[Records contained in a dataset]
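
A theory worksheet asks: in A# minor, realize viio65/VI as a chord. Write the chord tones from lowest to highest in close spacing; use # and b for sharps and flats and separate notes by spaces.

viio65/VI is a secondary leading-tone chord. The target VI is F# in A# minor; the applied chord is rooted a semitone below, on E#.
Building a fully diminished seventh chord on E# gives E#-G#-B-D.
The figured bass 65 indicates first inversion, placing the third (G#) in the bass: G#-B-D-E#.

G# B D E#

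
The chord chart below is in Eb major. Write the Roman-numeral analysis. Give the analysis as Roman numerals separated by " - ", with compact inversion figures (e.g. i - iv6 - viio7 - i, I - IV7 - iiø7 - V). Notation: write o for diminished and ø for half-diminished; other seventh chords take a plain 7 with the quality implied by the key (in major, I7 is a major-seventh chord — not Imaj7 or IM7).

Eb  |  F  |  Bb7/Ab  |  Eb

I - V/V - V42 - I

Eb: root Eb is the tonic; major triad there is I.
F: a major triad on F, the applied dominant of V → V/V.
Bb7/Ab: dominant seventh chord on Bb = scale degree 5 → V42.
Eb: major triad on Eb = scale degree 1 → I.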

### Work task
Starting at the line that contains "The chord chart", retype each remaining line of the records exactly; that line and the last line are both included.

### Solution for this task
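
The chord chart below is in Eb major. Write the Roman-numeral analysis. Give the analysis as Roman numerals separated by " - ", with compact inversion figures (e.g. i - iv6 - viio7 - i, I - IV7 - iiø7 - V). Notation: write o for diminished and ø for half-diminished; other seventh chords take a plain 7 with the quality implied by the key (in major, I7 is a major-seventh chord — not Imaj7 or IM7).

Eb  |  F  |  Bb7/Ab  |  Eb

I - V/V - V42 - I

Eb: root Eb is the tonic; major triad there is I.
F: a major triad on F, the applied dominant of V → V/V.
Bb7/Ab: dominant seventh chord on Bb = scale degree 5 → V42.
Eb: major triad on Eb = scale degree 1 → I.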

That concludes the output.